What you should do: Write out the listing beneath this instruction in its entirety, exactly as it reads.

....................

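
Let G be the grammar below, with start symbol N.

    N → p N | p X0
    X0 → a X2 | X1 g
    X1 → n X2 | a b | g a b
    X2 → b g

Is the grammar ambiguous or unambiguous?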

....................

Exercise result:
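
Let G be the grammar below, with start symbol N.

    N → p N | p X0
    X0 → a X2 | X1 g
    X1 → n X2 | a b | g a b
    X2 → b g

Is the grammar ambiguous or unambiguous?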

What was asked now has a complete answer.